(Stored dataset items)
-- Opening Marker --

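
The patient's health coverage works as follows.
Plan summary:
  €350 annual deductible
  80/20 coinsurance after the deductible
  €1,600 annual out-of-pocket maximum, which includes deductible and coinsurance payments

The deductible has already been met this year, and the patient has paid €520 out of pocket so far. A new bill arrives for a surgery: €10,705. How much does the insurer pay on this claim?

€9,625

The deductible is already satisfied, so the full bill goes to coinsurance.
Patient's 20% share of €10,705 is €2,141.
That would bring total out-of-pocket to €2,661, past the €1,600 cap. The patient is capped at €1,600 − €520 = €1,080 on this claim.
Insurer pays the balance: €10,705 − €1,080 = €9,625.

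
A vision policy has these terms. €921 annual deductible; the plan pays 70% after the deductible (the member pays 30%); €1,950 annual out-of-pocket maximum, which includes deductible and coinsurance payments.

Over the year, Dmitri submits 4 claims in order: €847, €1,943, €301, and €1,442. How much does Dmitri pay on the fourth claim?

€378

Claim 1 (€847): all of it applies to the deductible. Cost to member: €847. OOP to date €847.
Claim 2 (€1,943): €74 to deductible, leaving €1,869; 30% of €1,869 = €560.70. Cost to member: €634.70. OOP to date €1,481.70.
Claim 3 (€301): deductible already satisfied, so member's share is 30% × €301 = €90.30. Member owes €90.30 (running OOP €1,572).
Claim 4 (€1,442): 30% coinsurance on €1,442 = €432.60. OOP would hit €2,004.60 > €1,950, so the cap limits the member to €1,950 − €1,572 = €378.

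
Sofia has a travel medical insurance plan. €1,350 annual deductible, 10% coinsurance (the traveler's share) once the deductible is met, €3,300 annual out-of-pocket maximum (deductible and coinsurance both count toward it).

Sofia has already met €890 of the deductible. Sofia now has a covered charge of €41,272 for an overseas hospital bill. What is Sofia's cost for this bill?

€2,410

€890 of the €1,350 deductible is already met, leaving €460.
After the €460 deductible portion, €41,272 − €460 = €40,812 is subject to coinsurance.
Traveler's 10% share of €40,812 is €4,081.20.
So the traveler owes €460 + €4,081.20 = €4,541.20 before any cap.
That would bring total out-of-pocket to €5,431.20, past the €3,300 cap. The traveler is capped at €3,300 − €890 = €2,410 on this claim.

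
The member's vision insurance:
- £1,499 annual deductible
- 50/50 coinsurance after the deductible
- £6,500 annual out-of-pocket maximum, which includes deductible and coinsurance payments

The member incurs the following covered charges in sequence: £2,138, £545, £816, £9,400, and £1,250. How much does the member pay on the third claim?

Claim 1 — £2,138: £1,499 finishes the deductible; £639 goes to coinsurance; 50% of £639 = £319.50. Member owes £1,818.50 (running OOP £1,818.50).
Claim 2 — £545: deductible already satisfied, so member's share is 50% × £545 = £272.50. Cost to member: £272.50. OOP to date £2,091.
Claim 3 — £816: deductible met; 50% of £816 = £408. Cost to member: £408. OOP to date £2,499.

£408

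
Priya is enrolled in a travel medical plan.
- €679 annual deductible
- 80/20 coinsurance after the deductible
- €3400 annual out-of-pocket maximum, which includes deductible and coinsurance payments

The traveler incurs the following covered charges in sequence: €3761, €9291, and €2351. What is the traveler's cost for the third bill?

€246.40

#1 (€3761): €679 to deductible, leaving €3082; 20% of €3082 = €616.40. Traveler owes €1295.40 (running OOP €1295.40).
#2 (€9291): deductible met; 20% of €9291 = €1858.20. Cost to traveler: €1858.20. OOP to date €3153.60.
#3 (€2351): deductible already satisfied, so traveler's share is 20% × €2351 = €470.20. That would push OOP to €3623.80, over the €3400 cap, so traveler pays €3400 − €3153.60 = €246.40.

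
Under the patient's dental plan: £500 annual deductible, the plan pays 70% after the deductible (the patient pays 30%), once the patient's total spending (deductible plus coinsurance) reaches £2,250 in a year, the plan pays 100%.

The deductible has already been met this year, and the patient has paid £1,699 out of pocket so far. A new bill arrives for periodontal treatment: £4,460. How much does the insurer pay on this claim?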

-- Closing Marker --

Where a line in the entries holds the word "payments", copy that line.

■ **Answer below**:
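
  €1,600 annual out-of-pocket maximum, which includes deductible and coinsurance payments
A vision policy has these terms. €921 annual deductible; the plan pays 70% after the deductible (the member pays 30%); €1,950 annual out-of-pocket maximum, which includes deductible and coinsurance payments.
- £6,500 annual out-of-pocket maximum, which includes deductible and coinsurance payments
- €3400 annual out-of-pocket maximum, which includes deductible and coinsurance payments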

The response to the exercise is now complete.